_Work to be completed_
For each line of the data below that holds "finite", copy the line.

[[ Given data open ]]

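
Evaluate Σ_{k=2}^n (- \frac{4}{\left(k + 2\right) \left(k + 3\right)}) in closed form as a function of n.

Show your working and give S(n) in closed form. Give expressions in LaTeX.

S(n) = \frac{1 - n}{n + 3}

t_(k+1)/t_k = (k + 2)/(k + 4).
So A=k + 2 and B=k + 4, with C=1.
Solve (k + 2)·f(k+1) − (k + 3)·f(k) = 1.
Bound: deg f ≤ 1.
A polynomial solution: f(k) = k/2.
So s_k = (B(k−1)f/C)·t_k = (k*(k + 3)/2)·t_k = -2*k/(k + 2).
Verify: -4/(k**2 + 5*k + 6) matches t_k.
Telescope: S(n) = s_(n+1) − s_(2) = 2*(-n - 1)/(n + 3) − (-1) = (1 - n)/(n + 3).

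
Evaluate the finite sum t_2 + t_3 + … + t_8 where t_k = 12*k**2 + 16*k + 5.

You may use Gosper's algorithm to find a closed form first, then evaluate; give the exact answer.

Ratio r(k) = (12*k**2 + 40*k + 33)/(12*k**2 + 16*k + 5).
Take A(k)=1, B(k)=1, C(k)=k**2 + 4*k/3 + 5/12.
f must satisfy (1)·f(k+1) − (1)·f(k) = k**2 + 4*k/3 + 5/12.
From deg A=0, deg B=0, deg C=2: d=3.
A polynomial solution: f(k) = k*(4*k**2 + 2*k - 1)/12.
Then R = B(k−1)f/C = k*(4*k**2 + 2*k - 1)/((2*k + 1)*(6*k + 5)), so s_k = R(k)·t_k = k*(4*k**2 + 2*k - 1).
s_(k+1) − s_k = 12*k**2 + 16*k + 5 = t_k.
Evaluate s at k=9 and k=2: 3069 and 38; difference 3031.

Σ = 3031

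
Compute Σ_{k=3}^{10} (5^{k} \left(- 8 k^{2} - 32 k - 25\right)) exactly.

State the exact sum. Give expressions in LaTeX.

Compute t_(k+1)/t_k: get 5*(8*k**2 + 48*k + 65)/(8*k**2 + 32*k + 25).
Gosper form: A/B · C(k+1)/C(k) with A=5, B=1, C=k**2 + 4*k + 25/8.
Set up (5)·f(k+1) − (1)·f(k) − (k**2 + 4*k + 25/8) = 0.
deg f ≤ 2 (via 0,0,2).
Solve for f: f(k) = k*(2*k + 3)/8 (degree 2 ≤ 2).
Get s_k = R·t_k = 5**k*k*(-2*k - 3) with R(k) = B(k−1)f(k)/C(k) = k*(2*k + 3)/(8*k**2 + 32*k + 25).
s_(k+1) − s_k = 5**k*(-8*k**2 - 32*k - 25) = t_k.
Telescoping: Σ = s_(11) − s_(3) = -13427734375 − (-3375) = -13427731000.

Σ = -13427731000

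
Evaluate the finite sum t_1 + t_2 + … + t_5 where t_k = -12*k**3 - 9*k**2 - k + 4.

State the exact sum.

Σ = -3190

The ratio is (12*k**3 + 45*k**2 + 55*k + 18)/(12*k**3 + 9*k**2 + k - 4).
Normal form (A,B,C) = (1, 1, k**3 + 3*k**2/4 + k/12 - 1/3).
Need (1)·f(k+1) − (1)·f(k) = k**3 + 3*k**2/4 + k/12 - 1/3.
d = 4 from the (0,0,3) case.
Solving with deg f ≤ 4: f(k) = k*(3*k**3 - 3*k**2 - k - 3)/12.
So s_k = (B(k−1)f/C)·t_k = (k*(3*k**3 - 3*k**2 - k - 3)/(12*k**3 + 9*k**2 + k - 4))·t_k = k*(-3*k**3 + 3*k**2 + k + 3).
Verify: -12*k**3 - 9*k**2 - k + 4 matches t_k.
Sum = s_(6) − s_(1); s_(6) = -3186, s_(1) = 4 ⇒ -3190.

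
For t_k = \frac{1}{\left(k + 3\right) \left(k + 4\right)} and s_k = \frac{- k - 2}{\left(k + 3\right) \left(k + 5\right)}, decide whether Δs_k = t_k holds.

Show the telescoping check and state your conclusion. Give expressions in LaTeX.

s_(k+1) = (-k - 3)/((k + 4)*(k + 6))
s_(k+1) − s_k = (k**2 + 5*k + 3)/(k**4 + 18*k**3 + 119*k**2 + 342*k + 360)
(s_(k+1) − s_k) − t_k = 3*(-2*k - 9)/(k**4 + 18*k**3 + 119*k**2 + 342*k + 360)

Invalid: residual \frac{3 \left(- 2 k - 9\right)}{k^{4} + 18 k^{3} + 119 k^{2} + 342 k + 360} ≠ 0.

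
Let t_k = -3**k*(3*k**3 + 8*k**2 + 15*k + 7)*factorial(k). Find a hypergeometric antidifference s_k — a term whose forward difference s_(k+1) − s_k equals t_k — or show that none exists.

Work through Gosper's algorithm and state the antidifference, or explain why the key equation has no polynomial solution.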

[[ Given data closed ]]

_Task result_
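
Evaluate the finite sum t_2 + t_3 + … + t_8 where t_k = 12*k**2 + 16*k + 5.
Evaluate the finite sum t_1 + t_2 + … + t_5 where t_k = -12*k**3 - 9*k**2 - k + 4.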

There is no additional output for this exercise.